>>>

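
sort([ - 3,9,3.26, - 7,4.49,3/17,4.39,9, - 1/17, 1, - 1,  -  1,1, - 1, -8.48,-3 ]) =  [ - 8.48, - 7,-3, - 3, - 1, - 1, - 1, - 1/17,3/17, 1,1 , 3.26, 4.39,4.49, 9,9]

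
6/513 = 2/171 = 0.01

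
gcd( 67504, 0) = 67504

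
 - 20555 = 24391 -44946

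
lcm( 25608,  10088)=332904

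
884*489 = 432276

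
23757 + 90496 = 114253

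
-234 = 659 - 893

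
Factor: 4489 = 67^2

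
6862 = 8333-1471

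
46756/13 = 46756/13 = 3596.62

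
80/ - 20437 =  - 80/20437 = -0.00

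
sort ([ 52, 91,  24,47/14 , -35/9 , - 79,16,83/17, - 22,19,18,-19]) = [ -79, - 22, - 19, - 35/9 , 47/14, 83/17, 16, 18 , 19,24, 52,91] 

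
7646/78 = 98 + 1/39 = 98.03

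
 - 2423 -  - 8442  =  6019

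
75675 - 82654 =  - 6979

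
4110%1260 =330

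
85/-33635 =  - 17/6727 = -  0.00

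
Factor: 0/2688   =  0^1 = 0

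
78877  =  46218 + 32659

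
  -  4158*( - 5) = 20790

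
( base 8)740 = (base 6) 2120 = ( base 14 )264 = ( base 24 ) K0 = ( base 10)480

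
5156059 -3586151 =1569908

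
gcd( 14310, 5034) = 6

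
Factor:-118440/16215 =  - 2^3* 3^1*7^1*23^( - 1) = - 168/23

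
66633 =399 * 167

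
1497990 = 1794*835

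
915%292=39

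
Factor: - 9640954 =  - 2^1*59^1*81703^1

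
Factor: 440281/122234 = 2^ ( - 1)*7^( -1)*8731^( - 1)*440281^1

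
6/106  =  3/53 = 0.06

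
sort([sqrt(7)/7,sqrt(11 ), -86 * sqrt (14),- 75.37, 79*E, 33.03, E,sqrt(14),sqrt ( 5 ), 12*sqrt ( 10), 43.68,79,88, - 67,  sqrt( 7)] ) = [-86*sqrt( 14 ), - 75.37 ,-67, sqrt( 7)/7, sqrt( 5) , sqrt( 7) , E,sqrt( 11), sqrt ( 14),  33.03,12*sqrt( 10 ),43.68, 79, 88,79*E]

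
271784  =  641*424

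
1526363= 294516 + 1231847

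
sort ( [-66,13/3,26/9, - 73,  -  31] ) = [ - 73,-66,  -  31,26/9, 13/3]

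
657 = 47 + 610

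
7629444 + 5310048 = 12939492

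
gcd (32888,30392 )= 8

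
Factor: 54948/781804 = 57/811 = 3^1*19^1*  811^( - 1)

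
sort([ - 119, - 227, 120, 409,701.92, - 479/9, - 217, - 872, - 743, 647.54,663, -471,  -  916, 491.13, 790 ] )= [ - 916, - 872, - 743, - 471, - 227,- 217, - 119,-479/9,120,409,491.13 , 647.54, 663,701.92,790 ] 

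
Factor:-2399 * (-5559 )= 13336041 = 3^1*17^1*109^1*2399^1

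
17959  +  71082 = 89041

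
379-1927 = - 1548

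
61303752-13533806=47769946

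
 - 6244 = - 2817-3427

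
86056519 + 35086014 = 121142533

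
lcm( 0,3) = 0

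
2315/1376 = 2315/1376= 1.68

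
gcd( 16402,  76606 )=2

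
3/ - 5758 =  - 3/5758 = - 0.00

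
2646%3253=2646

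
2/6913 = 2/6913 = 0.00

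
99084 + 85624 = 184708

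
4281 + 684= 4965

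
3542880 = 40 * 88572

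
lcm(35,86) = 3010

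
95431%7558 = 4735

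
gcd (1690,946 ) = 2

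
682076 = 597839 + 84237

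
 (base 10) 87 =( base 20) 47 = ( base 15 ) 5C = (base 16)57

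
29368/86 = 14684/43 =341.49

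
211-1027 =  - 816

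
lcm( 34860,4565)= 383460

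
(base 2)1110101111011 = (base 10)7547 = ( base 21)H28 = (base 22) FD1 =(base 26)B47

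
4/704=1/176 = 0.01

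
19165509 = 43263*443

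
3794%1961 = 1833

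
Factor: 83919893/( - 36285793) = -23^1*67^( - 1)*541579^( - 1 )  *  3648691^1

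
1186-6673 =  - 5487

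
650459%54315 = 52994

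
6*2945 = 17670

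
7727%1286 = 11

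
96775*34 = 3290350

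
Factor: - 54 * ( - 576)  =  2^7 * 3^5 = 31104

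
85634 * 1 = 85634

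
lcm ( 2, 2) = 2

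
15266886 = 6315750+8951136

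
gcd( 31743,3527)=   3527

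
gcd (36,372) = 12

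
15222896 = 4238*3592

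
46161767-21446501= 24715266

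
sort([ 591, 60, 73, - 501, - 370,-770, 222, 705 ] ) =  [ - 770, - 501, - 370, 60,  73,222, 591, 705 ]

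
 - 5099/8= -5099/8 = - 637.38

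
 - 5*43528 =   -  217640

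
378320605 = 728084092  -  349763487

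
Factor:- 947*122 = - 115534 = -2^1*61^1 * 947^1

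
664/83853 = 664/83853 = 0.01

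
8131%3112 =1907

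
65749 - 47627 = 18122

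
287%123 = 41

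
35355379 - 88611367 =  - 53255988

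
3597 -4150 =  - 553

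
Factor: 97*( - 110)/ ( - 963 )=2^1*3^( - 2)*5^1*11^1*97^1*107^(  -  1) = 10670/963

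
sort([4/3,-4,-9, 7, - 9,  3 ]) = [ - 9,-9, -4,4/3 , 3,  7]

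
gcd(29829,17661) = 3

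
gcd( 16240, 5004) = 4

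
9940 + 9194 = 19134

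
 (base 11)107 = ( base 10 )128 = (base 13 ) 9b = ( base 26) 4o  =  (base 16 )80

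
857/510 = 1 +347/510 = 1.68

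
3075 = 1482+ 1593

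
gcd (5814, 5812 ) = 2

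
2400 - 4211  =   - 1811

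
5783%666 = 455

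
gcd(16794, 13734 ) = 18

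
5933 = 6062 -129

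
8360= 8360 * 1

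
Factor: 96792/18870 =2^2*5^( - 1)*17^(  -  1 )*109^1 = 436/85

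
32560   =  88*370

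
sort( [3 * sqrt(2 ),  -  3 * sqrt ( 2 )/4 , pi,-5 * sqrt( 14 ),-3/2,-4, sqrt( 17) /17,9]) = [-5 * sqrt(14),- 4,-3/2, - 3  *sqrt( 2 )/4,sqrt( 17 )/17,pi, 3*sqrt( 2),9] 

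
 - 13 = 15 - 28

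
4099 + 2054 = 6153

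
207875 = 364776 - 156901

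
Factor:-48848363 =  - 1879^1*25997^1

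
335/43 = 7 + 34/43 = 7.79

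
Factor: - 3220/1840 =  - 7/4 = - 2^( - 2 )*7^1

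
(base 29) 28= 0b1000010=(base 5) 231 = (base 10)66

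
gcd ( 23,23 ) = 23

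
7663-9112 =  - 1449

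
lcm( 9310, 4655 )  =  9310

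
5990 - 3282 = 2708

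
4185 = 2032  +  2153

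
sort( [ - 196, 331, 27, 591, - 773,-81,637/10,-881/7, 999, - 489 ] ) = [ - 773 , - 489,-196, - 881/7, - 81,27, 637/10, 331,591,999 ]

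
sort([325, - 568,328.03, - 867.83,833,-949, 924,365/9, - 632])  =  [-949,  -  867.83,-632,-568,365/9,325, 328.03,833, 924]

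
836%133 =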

<<<

Transcribe the entire listing. Leave every word as it is.

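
sort([ - 3,9,3.26, - 7,4.49,3/17,4.39,9, - 1/17, 1, - 1,  -  1,1, - 1, -8.48,-3 ]) =  [ - 8.48, - 7,-3, - 3, - 1, - 1, - 1, - 1/17,3/17, 1,1 , 3.26, 4.39,4.49, 9,9]

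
6/513 = 2/171 = 0.01

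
gcd( 67504, 0) = 67504

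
 - 20555 = 24391 -44946

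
lcm( 25608,  10088)=332904

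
884*489 = 432276

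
23757 + 90496 = 114253

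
-234 = 659 - 893

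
Factor: 4489 = 67^2

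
6862 = 8333-1471

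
46756/13 = 46756/13 = 3596.62

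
80/ - 20437 =  - 80/20437 = -0.00

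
sort ([ 52, 91,  24,47/14 , -35/9 , - 79,16,83/17, - 22,19,18,-19]) = [ -79, - 22, - 19, - 35/9 , 47/14, 83/17, 16, 18 , 19,24, 52,91] 

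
7646/78 = 98 + 1/39 = 98.03

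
 - 2423 -  - 8442  =  6019

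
75675 - 82654 =  - 6979

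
4110%1260 =330

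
85/-33635 =  - 17/6727 = -  0.00

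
Factor: 0/2688   =  0^1 = 0

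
78877  =  46218 + 32659

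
  -  4158*( - 5) = 20790

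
( base 8)740 = (base 6) 2120 = ( base 14 )264 = ( base 24 ) K0 = ( base 10)480

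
5156059 -3586151 =1569908

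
gcd( 14310, 5034) = 6

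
Factor:-118440/16215 =  - 2^3* 3^1*7^1*23^( - 1) = - 168/23

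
66633 =399 * 167

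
1497990 = 1794*835

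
915%292=39

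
Factor: - 9640954 =  - 2^1*59^1*81703^1

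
Factor: 440281/122234 = 2^ ( - 1)*7^( -1)*8731^( - 1)*440281^1

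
6/106  =  3/53 = 0.06

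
sort([sqrt(7)/7,sqrt(11 ), -86 * sqrt (14),- 75.37, 79*E, 33.03, E,sqrt(14),sqrt ( 5 ), 12*sqrt ( 10), 43.68,79,88, - 67,  sqrt( 7)] ) = [-86*sqrt( 14 ), - 75.37 ,-67, sqrt( 7)/7, sqrt( 5) , sqrt( 7) , E,sqrt( 11), sqrt ( 14),  33.03,12*sqrt( 10 ),43.68, 79, 88,79*E]

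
271784  =  641*424

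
1526363= 294516 + 1231847

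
sort ( [-66,13/3,26/9, - 73,  -  31] ) = [ - 73,-66,  -  31,26/9, 13/3]

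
657 = 47 + 610

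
7629444 + 5310048 = 12939492

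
gcd (32888,30392 )= 8

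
Factor: 54948/781804 = 57/811 = 3^1*19^1*  811^( - 1)

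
sort([ - 119, - 227, 120, 409,701.92, - 479/9, - 217, - 872, - 743, 647.54,663, -471,  -  916, 491.13, 790 ] )= [ - 916, - 872, - 743, - 471, - 227,- 217, - 119,-479/9,120,409,491.13 , 647.54, 663,701.92,790 ] 

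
Factor:-2399 * (-5559 )= 13336041 = 3^1*17^1*109^1*2399^1

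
17959  +  71082 = 89041

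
379-1927 = - 1548

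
61303752-13533806=47769946

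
 - 6244 = - 2817-3427

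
86056519 + 35086014 = 121142533

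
lcm( 0,3) = 0

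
2315/1376 = 2315/1376= 1.68

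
gcd( 16402,  76606 )=2

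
3/ - 5758 =  - 3/5758 = - 0.00

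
2646%3253=2646

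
2/6913 = 2/6913 = 0.00

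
99084 + 85624 = 184708

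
4281 + 684= 4965

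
3542880 = 40 * 88572

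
lcm(35,86) = 3010

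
95431%7558 = 4735

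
gcd (1690,946 ) = 2

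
682076 = 597839 + 84237

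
 (base 10) 87 =( base 20) 47 = ( base 15 ) 5C = (base 16)57

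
29368/86 = 14684/43 =341.49

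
211-1027 =  - 816

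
lcm( 34860,4565)= 383460

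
(base 2)1110101111011 = (base 10)7547 = ( base 21)H28 = (base 22) FD1 =(base 26)B47

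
4/704=1/176 = 0.01

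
19165509 = 43263*443

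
3794%1961 = 1833

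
Factor: 83919893/( - 36285793) = -23^1*67^( - 1)*541579^( - 1 )  *  3648691^1

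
1186-6673 =  - 5487

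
650459%54315 = 52994

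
6*2945 = 17670

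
7727%1286 = 11

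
96775*34 = 3290350

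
Factor: - 54 * ( - 576)  =  2^7 * 3^5 = 31104

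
85634 * 1 = 85634

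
lcm ( 2, 2) = 2

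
15266886 = 6315750+8951136

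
gcd( 31743,3527)=   3527

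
gcd (36,372) = 12

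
15222896 = 4238*3592

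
46161767-21446501= 24715266

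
sort([ 591, 60, 73, - 501, - 370,-770, 222, 705 ] ) =  [ - 770, - 501, - 370, 60,  73,222, 591, 705 ]

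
 - 5099/8= -5099/8 = - 637.38

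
 - 5*43528 =   -  217640

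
378320605 = 728084092  -  349763487

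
Factor:- 947*122 = - 115534 = -2^1*61^1 * 947^1

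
664/83853 = 664/83853 = 0.01

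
8131%3112 =1907

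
65749 - 47627 = 18122

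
287%123 = 41

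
35355379 - 88611367 =  - 53255988

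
3597 -4150 =  - 553

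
Factor: 97*( - 110)/ ( - 963 )=2^1*3^( - 2)*5^1*11^1*97^1*107^(  -  1) = 10670/963

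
sort([4/3,-4,-9, 7, - 9,  3 ]) = [ - 9,-9, -4,4/3 , 3,  7]

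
gcd(29829,17661) = 3

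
gcd( 16240, 5004) = 4

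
9940 + 9194 = 19134

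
 (base 11)107 = ( base 10 )128 = (base 13 ) 9b = ( base 26) 4o  =  (base 16 )80

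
857/510 = 1 +347/510 = 1.68

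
3075 = 1482+ 1593

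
gcd (5814, 5812 ) = 2

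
2400 - 4211  =   - 1811

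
5783%666 = 455

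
gcd(16794, 13734 ) = 18

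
5933 = 6062 -129

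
8360= 8360 * 1

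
Factor: 96792/18870 =2^2*5^( - 1)*17^(  -  1 )*109^1 = 436/85

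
32560   =  88*370

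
sort( [3 * sqrt(2 ),  -  3 * sqrt ( 2 )/4 , pi,-5 * sqrt( 14 ),-3/2,-4, sqrt( 17) /17,9]) = [-5 * sqrt(14),- 4,-3/2, - 3  *sqrt( 2 )/4,sqrt( 17 )/17,pi, 3*sqrt( 2),9] 

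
 - 13 = 15 - 28

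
4099 + 2054 = 6153

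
207875 = 364776 - 156901

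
Factor:-48848363 =  - 1879^1*25997^1

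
335/43 = 7 + 34/43 = 7.79

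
Factor: - 3220/1840 =  - 7/4 = - 2^( - 2 )*7^1

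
(base 29) 28= 0b1000010=(base 5) 231 = (base 10)66

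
gcd ( 23,23 ) = 23

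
7663-9112 =  - 1449

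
lcm( 9310, 4655 )  =  9310

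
5990 - 3282 = 2708

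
4185 = 2032  +  2153

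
sort( [ - 196, 331, 27, 591, - 773,-81,637/10,-881/7, 999, - 489 ] ) = [ - 773 , - 489,-196, - 881/7, - 81,27, 637/10, 331,591,999 ]

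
sort([325, - 568,328.03, - 867.83,833,-949, 924,365/9, - 632])  =  [-949,  -  867.83,-632,-568,365/9,325, 328.03,833, 924]

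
836%133 =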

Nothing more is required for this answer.